= Activity =
Precise copying is required. Return the data below in full.

*** Begin section ***

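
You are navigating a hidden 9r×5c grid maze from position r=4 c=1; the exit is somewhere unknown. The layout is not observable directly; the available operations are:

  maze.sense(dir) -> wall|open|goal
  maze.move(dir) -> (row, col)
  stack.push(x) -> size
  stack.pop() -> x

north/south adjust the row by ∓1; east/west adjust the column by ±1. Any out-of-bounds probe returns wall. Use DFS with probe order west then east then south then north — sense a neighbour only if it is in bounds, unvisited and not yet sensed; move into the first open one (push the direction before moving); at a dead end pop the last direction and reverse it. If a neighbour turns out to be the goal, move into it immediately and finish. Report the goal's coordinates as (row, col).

==> maze.sense(dir='west')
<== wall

==> maze.sense(dir='east')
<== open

==> stack.push(x='east')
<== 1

==> maze.move(dir='east')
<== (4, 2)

==> maze.sense(dir='east')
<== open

==> stack.push(x='east')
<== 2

==> maze.move(dir='east')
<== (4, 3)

==> maze.sense(dir='east')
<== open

==> stack.push(x='east')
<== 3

==> maze.move(dir='east')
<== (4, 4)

==> maze.sense(dir='south')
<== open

==> stack.push(x='south')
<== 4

==> maze.move(dir='south')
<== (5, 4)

==> maze.sense(dir='west')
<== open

==> stack.push(x='west')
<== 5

==> maze.move(dir='west')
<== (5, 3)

==> maze.sense(dir='west')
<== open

==> stack.push(x='west')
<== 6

==> maze.move(dir='west')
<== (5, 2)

==> maze.sense(dir='west')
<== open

==> stack.push(x='west')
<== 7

==> maze.move(dir='west')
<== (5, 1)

==> maze.sense(dir='west')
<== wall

==> maze.sense(dir='south')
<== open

==> stack.push(x='south')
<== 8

==> maze.move(dir='south')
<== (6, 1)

==> maze.sense(dir='west')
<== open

==> stack.push(x='west')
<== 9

==> maze.move(dir='west')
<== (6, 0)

==> maze.sense(dir='south')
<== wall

==> stack.pop()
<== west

==> maze.move(dir='east')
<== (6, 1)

==> maze.sense(dir='east')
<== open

==> stack.push(x='east')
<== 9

==> maze.move(dir='east')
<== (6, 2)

==> maze.sense(dir='east')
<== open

==> stack.push(x='east')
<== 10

==> maze.move(dir='east')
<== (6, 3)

==> maze.sense(dir='east')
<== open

==> stack.push(x='east')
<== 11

==> maze.move(dir='east')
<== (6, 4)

==> maze.sense(dir='south')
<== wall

==> stack.pop()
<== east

==> maze.move(dir='west')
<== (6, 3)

==> maze.sense(dir='south')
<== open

==> stack.push(x='south')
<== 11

==> maze.move(dir='south')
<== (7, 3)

==> maze.sense(dir='west')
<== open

==> stack.push(x='west')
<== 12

==> maze.move(dir='west')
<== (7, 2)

==> maze.sense(dir='west')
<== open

==> stack.push(x='west')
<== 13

==> maze.move(dir='west')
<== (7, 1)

==> maze.sense(dir='south')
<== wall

==> stack.pop()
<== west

==> maze.move(dir='east')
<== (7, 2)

==> maze.sense(dir='south')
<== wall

==> stack.pop()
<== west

==> maze.move(dir='east')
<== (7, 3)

==> maze.sense(dir='south')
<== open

==> stack.push(x='south')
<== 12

==> maze.move(dir='south')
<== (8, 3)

==> maze.sense(dir='east')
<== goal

==> maze.move(dir='east')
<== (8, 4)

Answer: (8, 4)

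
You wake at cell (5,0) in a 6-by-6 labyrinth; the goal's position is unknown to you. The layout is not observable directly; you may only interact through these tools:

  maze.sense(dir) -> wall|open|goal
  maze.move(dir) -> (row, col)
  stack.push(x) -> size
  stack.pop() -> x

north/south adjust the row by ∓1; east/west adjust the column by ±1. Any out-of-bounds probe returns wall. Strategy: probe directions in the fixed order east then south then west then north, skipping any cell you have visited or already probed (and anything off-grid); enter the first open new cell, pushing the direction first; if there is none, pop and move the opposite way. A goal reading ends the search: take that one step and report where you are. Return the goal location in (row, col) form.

$ maze.sense dir: east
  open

$ stack.push x: east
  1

$ maze.move dir: east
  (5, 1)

$ maze.sense dir: east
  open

$ stack.push x: east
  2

$ maze.move dir: east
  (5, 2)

$ maze.sense dir: east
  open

$ stack.push x: east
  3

$ maze.move dir: east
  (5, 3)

$ maze.sense dir: east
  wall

$ maze.sense dir: north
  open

$ stack.push x: north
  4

$ maze.move dir: north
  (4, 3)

$ maze.sense dir: east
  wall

$ maze.sense dir: west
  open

$ stack.push x: west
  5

$ maze.move dir: west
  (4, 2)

$ maze.sense dir: west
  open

$ stack.push x: west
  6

$ maze.move dir: west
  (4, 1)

$ maze.sense dir: west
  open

$ stack.push x: west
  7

$ maze.move dir: west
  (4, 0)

$ maze.sense dir: north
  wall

$ stack.pop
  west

$ maze.move dir: east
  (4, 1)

$ maze.sense dir: north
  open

$ stack.push x: north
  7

$ maze.move dir: north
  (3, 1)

$ maze.sense dir: east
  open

$ stack.push x: east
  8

$ maze.move dir: east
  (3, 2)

$ maze.sense dir: east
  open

$ stack.push x: east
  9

$ maze.move dir: east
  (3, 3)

$ maze.sense dir: east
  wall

$ maze.sense dir: north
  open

$ stack.push x: north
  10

$ maze.move dir: north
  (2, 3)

$ maze.sense dir: east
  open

$ stack.push x: east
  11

$ maze.move dir: east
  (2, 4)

$ maze.sense dir: east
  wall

$ maze.sense dir: north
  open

$ stack.push x: north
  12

$ maze.move dir: north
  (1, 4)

$ maze.sense dir: east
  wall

$ maze.sense dir: west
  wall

$ maze.sense dir: north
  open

$ stack.push x: north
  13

$ maze.move dir: north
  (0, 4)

$ maze.sense dir: east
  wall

$ maze.sense dir: west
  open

$ stack.push x: west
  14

$ maze.move dir: west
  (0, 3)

$ maze.sense dir: west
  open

$ stack.push x: west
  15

$ maze.move dir: west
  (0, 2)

$ maze.sense dir: south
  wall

$ maze.sense dir: west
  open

$ stack.push x: west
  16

$ maze.move dir: west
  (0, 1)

$ maze.sense dir: south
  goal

$ maze.move dir: south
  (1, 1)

Answer: (1, 1)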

*** End section ***

= Output of the exercise =
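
You are navigating a hidden 9r×5c grid maze from position r=4 c=1; the exit is somewhere unknown. The layout is not observable directly; the available operations are:

  maze.sense(dir) -> wall|open|goal
  maze.move(dir) -> (row, col)
  stack.push(x) -> size
  stack.pop() -> x

north/south adjust the row by ∓1; east/west adjust the column by ±1. Any out-of-bounds probe returns wall. Use DFS with probe order west then east then south then north — sense a neighbour only if it is in bounds, unvisited and not yet sensed; move into the first open one (push the direction before moving); at a dead end pop the last direction and reverse it. If a neighbour turns out to be the goal, move into it immediately and finish. Report the goal's coordinates as (row, col).

==> maze.sense(dir='west')
<== wall

==> maze.sense(dir='east')
<== open

==> stack.push(x='east')
<== 1

==> maze.move(dir='east')
<== (4, 2)

==> maze.sense(dir='east')
<== open

==> stack.push(x='east')
<== 2

==> maze.move(dir='east')
<== (4, 3)

==> maze.sense(dir='east')
<== open

==> stack.push(x='east')
<== 3

==> maze.move(dir='east')
<== (4, 4)

==> maze.sense(dir='south')
<== open

==> stack.push(x='south')
<== 4

==> maze.move(dir='south')
<== (5, 4)

==> maze.sense(dir='west')
<== open

==> stack.push(x='west')
<== 5

==> maze.move(dir='west')
<== (5, 3)

==> maze.sense(dir='west')
<== open

==> stack.push(x='west')
<== 6

==> maze.move(dir='west')
<== (5, 2)

==> maze.sense(dir='west')
<== open

==> stack.push(x='west')
<== 7

==> maze.move(dir='west')
<== (5, 1)

==> maze.sense(dir='west')
<== wall

==> maze.sense(dir='south')
<== open

==> stack.push(x='south')
<== 8

==> maze.move(dir='south')
<== (6, 1)

==> maze.sense(dir='west')
<== open

==> stack.push(x='west')
<== 9

==> maze.move(dir='west')
<== (6, 0)

==> maze.sense(dir='south')
<== wall

==> stack.pop()
<== west

==> maze.move(dir='east')
<== (6, 1)

==> maze.sense(dir='east')
<== open

==> stack.push(x='east')
<== 9

==> maze.move(dir='east')
<== (6, 2)

==> maze.sense(dir='east')
<== open

==> stack.push(x='east')
<== 10

==> maze.move(dir='east')
<== (6, 3)

==> maze.sense(dir='east')
<== open

==> stack.push(x='east')
<== 11

==> maze.move(dir='east')
<== (6, 4)

==> maze.sense(dir='south')
<== wall

==> stack.pop()
<== east

==> maze.move(dir='west')
<== (6, 3)

==> maze.sense(dir='south')
<== open

==> stack.push(x='south')
<== 11

==> maze.move(dir='south')
<== (7, 3)

==> maze.sense(dir='west')
<== open

==> stack.push(x='west')
<== 12

==> maze.move(dir='west')
<== (7, 2)

==> maze.sense(dir='west')
<== open

==> stack.push(x='west')
<== 13

==> maze.move(dir='west')
<== (7, 1)

==> maze.sense(dir='south')
<== wall

==> stack.pop()
<== west

==> maze.move(dir='east')
<== (7, 2)

==> maze.sense(dir='south')
<== wall

==> stack.pop()
<== west

==> maze.move(dir='east')
<== (7, 3)

==> maze.sense(dir='south')
<== open

==> stack.push(x='south')
<== 12

==> maze.move(dir='south')
<== (8, 3)

==> maze.sense(dir='east')
<== goal

==> maze.move(dir='east')
<== (8, 4)

Answer: (8, 4)

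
You wake at cell (5,0) in a 6-by-6 labyrinth; the goal's position is unknown to you. The layout is not observable directly; you may only interact through these tools:

  maze.sense(dir) -> wall|open|goal
  maze.move(dir) -> (row, col)
  stack.push(x) -> size
  stack.pop() -> x

north/south adjust the row by ∓1; east/west adjust the column by ±1. Any out-of-bounds probe returns wall. Strategy: probe directions in the fixed order east then south then west then north, skipping any cell you have visited or already probed (and anything off-grid); enter the first open new cell, pushing the direction first; if there is none, pop and move the opposite way. A goal reading ends the search: take that one step and report where you are. Return the goal location in (row, col) form.

$ maze.sense dir: east
  open

$ stack.push x: east
  1

$ maze.move dir: east
  (5, 1)

$ maze.sense dir: east
  open

$ stack.push x: east
  2

$ maze.move dir: east
  (5, 2)

$ maze.sense dir: east
  open

$ stack.push x: east
  3

$ maze.move dir: east
  (5, 3)

$ maze.sense dir: east
  wall

$ maze.sense dir: north
  open

$ stack.push x: north
  4

$ maze.move dir: north
  (4, 3)

$ maze.sense dir: east
  wall

$ maze.sense dir: west
  open

$ stack.push x: west
  5

$ maze.move dir: west
  (4, 2)

$ maze.sense dir: west
  open

$ stack.push x: west
  6

$ maze.move dir: west
  (4, 1)

$ maze.sense dir: west
  open

$ stack.push x: west
  7

$ maze.move dir: west
  (4, 0)

$ maze.sense dir: north
  wall

$ stack.pop
  west

$ maze.move dir: east
  (4, 1)

$ maze.sense dir: north
  open

$ stack.push x: north
  7

$ maze.move dir: north
  (3, 1)

$ maze.sense dir: east
  open

$ stack.push x: east
  8

$ maze.move dir: east
  (3, 2)

$ maze.sense dir: east
  open

$ stack.push x: east
  9

$ maze.move dir: east
  (3, 3)

$ maze.sense dir: east
  wall

$ maze.sense dir: north
  open

$ stack.push x: north
  10

$ maze.move dir: north
  (2, 3)

$ maze.sense dir: east
  open

$ stack.push x: east
  11

$ maze.move dir: east
  (2, 4)

$ maze.sense dir: east
  wall

$ maze.sense dir: north
  open

$ stack.push x: north
  12

$ maze.move dir: north
  (1, 4)

$ maze.sense dir: east
  wall

$ maze.sense dir: west
  wall

$ maze.sense dir: north
  open

$ stack.push x: north
  13

$ maze.move dir: north
  (0, 4)

$ maze.sense dir: east
  wall

$ maze.sense dir: west
  open

$ stack.push x: west
  14

$ maze.move dir: west
  (0, 3)

$ maze.sense dir: west
  open

$ stack.push x: west
  15

$ maze.move dir: west
  (0, 2)

$ maze.sense dir: south
  wall

$ maze.sense dir: west
  open

$ stack.push x: west
  16

$ maze.move dir: west
  (0, 1)

$ maze.sense dir: south
  goal

$ maze.move dir: south
  (1, 1)

Answer: (1, 1)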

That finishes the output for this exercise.